(Data in this exercise begins)

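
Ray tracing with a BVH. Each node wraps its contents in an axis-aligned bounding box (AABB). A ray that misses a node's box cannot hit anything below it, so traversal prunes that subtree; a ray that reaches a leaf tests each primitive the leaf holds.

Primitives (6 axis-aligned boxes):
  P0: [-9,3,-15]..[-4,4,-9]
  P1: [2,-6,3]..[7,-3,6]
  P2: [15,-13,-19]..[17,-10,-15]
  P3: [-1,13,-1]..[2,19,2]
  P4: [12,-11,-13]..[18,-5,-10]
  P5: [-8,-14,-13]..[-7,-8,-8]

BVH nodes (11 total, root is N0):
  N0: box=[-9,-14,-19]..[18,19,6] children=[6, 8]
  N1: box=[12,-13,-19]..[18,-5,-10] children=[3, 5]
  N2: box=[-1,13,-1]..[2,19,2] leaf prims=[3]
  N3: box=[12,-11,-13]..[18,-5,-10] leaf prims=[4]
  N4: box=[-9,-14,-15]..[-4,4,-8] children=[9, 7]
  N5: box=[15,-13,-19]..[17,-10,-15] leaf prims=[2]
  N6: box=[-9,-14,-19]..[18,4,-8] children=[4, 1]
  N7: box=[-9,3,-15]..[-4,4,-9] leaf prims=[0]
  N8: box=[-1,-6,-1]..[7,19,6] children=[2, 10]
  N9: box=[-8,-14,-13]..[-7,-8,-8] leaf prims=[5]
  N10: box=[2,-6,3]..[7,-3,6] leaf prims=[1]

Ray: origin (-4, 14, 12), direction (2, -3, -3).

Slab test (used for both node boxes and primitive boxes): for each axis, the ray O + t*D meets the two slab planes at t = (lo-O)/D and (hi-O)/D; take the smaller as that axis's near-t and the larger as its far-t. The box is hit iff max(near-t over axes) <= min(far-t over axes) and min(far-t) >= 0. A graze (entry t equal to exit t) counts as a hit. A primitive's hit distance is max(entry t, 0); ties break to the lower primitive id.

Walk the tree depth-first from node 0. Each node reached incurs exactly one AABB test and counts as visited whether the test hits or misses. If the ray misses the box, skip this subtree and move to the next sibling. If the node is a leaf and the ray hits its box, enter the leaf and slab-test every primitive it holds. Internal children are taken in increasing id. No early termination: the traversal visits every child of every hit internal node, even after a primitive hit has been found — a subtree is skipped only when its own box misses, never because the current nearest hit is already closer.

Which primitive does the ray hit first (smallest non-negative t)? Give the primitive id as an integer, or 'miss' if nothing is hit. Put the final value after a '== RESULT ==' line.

Traverse from the root:
N0 x:[-5/2,11] y:[-5/3,28/3] z:[2,31/3] -> hit [2,28/3], descend [6, 8]
  N6 x:[-5/2,11] y:[10/3,28/3] z:[20/3,31/3] -> hit [20/3,28/3], descend [1, 4]
    N1 x:[8,11] y:[19/3,9] z:[22/3,31/3] -> hit [8,9], descend [3, 5]
      N3 x:[8,11] y:[19/3,25/3] z:[22/3,25/3] -> hit [8,25/3] leaf, test {P4@t=8}
      N5 x:[19/2,21/2] y:[8,9] z:[9,31/3] -> miss, prune
    N4 x:[-5/2,0] y:[10/3,28/3] z:[20/3,9] -> miss, prune
  N8 x:[3/2,11/2] y:[-5/3,20/3] z:[2,13/3] -> hit [2,13/3], descend [2, 10]
    N2 x:[3/2,3] y:[-5/3,1/3] z:[10/3,13/3] -> miss, prune
    N10 x:[3,11/2] y:[17/3,20/3] z:[2,3] -> miss, prune

Summary -> nodes [0, 6, 1, 3, 5, 4, 8, 2, 10]; box-tests=9; leaf-entries=1; first=P4

== RESULT ==
4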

(Data in this exercise ends)

> [Exercise]
Would you output every entry exactly as it was written?

> [Solution to this exercise]
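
Ray tracing with a BVH. Each node wraps its contents in an axis-aligned bounding box (AABB). A ray that misses a node's box cannot hit anything below it, so traversal prunes that subtree; a ray that reaches a leaf tests each primitive the leaf holds.

Primitives (6 axis-aligned boxes):
  P0: [-9,3,-15]..[-4,4,-9]
  P1: [2,-6,3]..[7,-3,6]
  P2: [15,-13,-19]..[17,-10,-15]
  P3: [-1,13,-1]..[2,19,2]
  P4: [12,-11,-13]..[18,-5,-10]
  P5: [-8,-14,-13]..[-7,-8,-8]

BVH nodes (11 total, root is N0):
  N0: box=[-9,-14,-19]..[18,19,6] children=[6, 8]
  N1: box=[12,-13,-19]..[18,-5,-10] children=[3, 5]
  N2: box=[-1,13,-1]..[2,19,2] leaf prims=[3]
  N3: box=[12,-11,-13]..[18,-5,-10] leaf prims=[4]
  N4: box=[-9,-14,-15]..[-4,4,-8] children=[9, 7]
  N5: box=[15,-13,-19]..[17,-10,-15] leaf prims=[2]
  N6: box=[-9,-14,-19]..[18,4,-8] children=[4, 1]
  N7: box=[-9,3,-15]..[-4,4,-9] leaf prims=[0]
  N8: box=[-1,-6,-1]..[7,19,6] children=[2, 10]
  N9: box=[-8,-14,-13]..[-7,-8,-8] leaf prims=[5]
  N10: box=[2,-6,3]..[7,-3,6] leaf prims=[1]

Ray: origin (-4, 14, 12), direction (2, -3, -3).

Slab test (used for both node boxes and primitive boxes): for each axis, the ray O + t*D meets the two slab planes at t = (lo-O)/D and (hi-O)/D; take the smaller as that axis's near-t and the larger as its far-t. The box is hit iff max(near-t over axes) <= min(far-t over axes) and min(far-t) >= 0. A graze (entry t equal to exit t) counts as a hit. A primitive's hit distance is max(entry t, 0); ties break to the lower primitive id.

Walk the tree depth-first from node 0. Each node reached incurs exactly one AABB test and counts as visited whether the test hits or misses. If the ray misses the box, skip this subtree and move to the next sibling. If the node is a leaf and the ray hits its box, enter the leaf and slab-test every primitive it holds. Internal children are taken in increasing id. No early termination: the traversal visits every child of every hit internal node, even after a primitive hit has been found — a subtree is skipped only when its own box misses, never because the current nearest hit is already closer.

Which primitive does the ray hit first (smallest non-negative t)? Give the primitive id as an integer, or 'miss' if nothing is hit. Put the final value after a '== RESULT ==' line.

Traverse from the root:
N0 x:[-5/2,11] y:[-5/3,28/3] z:[2,31/3] -> hit [2,28/3], descend [6, 8]
  N6 x:[-5/2,11] y:[10/3,28/3] z:[20/3,31/3] -> hit [20/3,28/3], descend [1, 4]
    N1 x:[8,11] y:[19/3,9] z:[22/3,31/3] -> hit [8,9], descend [3, 5]
      N3 x:[8,11] y:[19/3,25/3] z:[22/3,25/3] -> hit [8,25/3] leaf, test {P4@t=8}
      N5 x:[19/2,21/2] y:[8,9] z:[9,31/3] -> miss, prune
    N4 x:[-5/2,0] y:[10/3,28/3] z:[20/3,9] -> miss, prune
  N8 x:[3/2,11/2] y:[-5/3,20/3] z:[2,13/3] -> hit [2,13/3], descend [2, 10]
    N2 x:[3/2,3] y:[-5/3,1/3] z:[10/3,13/3] -> miss, prune
    N10 x:[3,11/2] y:[17/3,20/3] z:[2,3] -> miss, prune

Summary -> nodes [0, 6, 1, 3, 5, 4, 8, 2, 10]; box-tests=9; leaf-entries=1; first=P4

== RESULT ==
4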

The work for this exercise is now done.